#### WHAT IS EXPECTED
Retype the records that follow, every line exactly as written.

#### DATA FOR THE TASK
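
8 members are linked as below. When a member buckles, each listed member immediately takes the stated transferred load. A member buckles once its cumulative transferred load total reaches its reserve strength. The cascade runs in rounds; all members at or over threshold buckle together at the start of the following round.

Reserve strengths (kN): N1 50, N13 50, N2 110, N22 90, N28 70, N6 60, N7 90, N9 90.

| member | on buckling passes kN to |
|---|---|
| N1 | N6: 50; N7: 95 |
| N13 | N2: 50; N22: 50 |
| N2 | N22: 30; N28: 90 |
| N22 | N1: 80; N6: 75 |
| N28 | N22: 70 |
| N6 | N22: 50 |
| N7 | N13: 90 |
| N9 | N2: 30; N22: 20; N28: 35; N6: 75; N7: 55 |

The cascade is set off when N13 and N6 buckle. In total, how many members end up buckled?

Round 1 — N13, N6 buckle (initial).
  N2: +50 → 50 < 110
  N22: +50+50 → 100 ≥ 90
Round 2 — N22 buckles.
  N1: +80 → 80 ≥ 50
Round 3 — N1 buckles.
  N7: +95 → 95 ≥ 90
Round 4 — N7 buckles.
No further bucklings.

5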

#### PROBLEM SOLUTION
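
8 members are linked as below. When a member buckles, each listed member immediately takes the stated transferred load. A member buckles once its cumulative transferred load total reaches its reserve strength. The cascade runs in rounds; all members at or over threshold buckle together at the start of the following round.

Reserve strengths (kN): N1 50, N13 50, N2 110, N22 90, N28 70, N6 60, N7 90, N9 90.

| member | on buckling passes kN to |
|---|---|
| N1 | N6: 50; N7: 95 |
| N13 | N2: 50; N22: 50 |
| N2 | N22: 30; N28: 90 |
| N22 | N1: 80; N6: 75 |
| N28 | N22: 70 |
| N6 | N22: 50 |
| N7 | N13: 90 |
| N9 | N2: 30; N22: 20; N28: 35; N6: 75; N7: 55 |

The cascade is set off when N13 and N6 buckle. In total, how many members end up buckled?

Round 1 — N13, N6 buckle (initial).
  N2: +50 → 50 < 110
  N22: +50+50 → 100 ≥ 90
Round 2 — N22 buckles.
  N1: +80 → 80 ≥ 50
Round 3 — N1 buckles.
  N7: +95 → 95 ≥ 90
Round 4 — N7 buckles.
No further bucklings.

5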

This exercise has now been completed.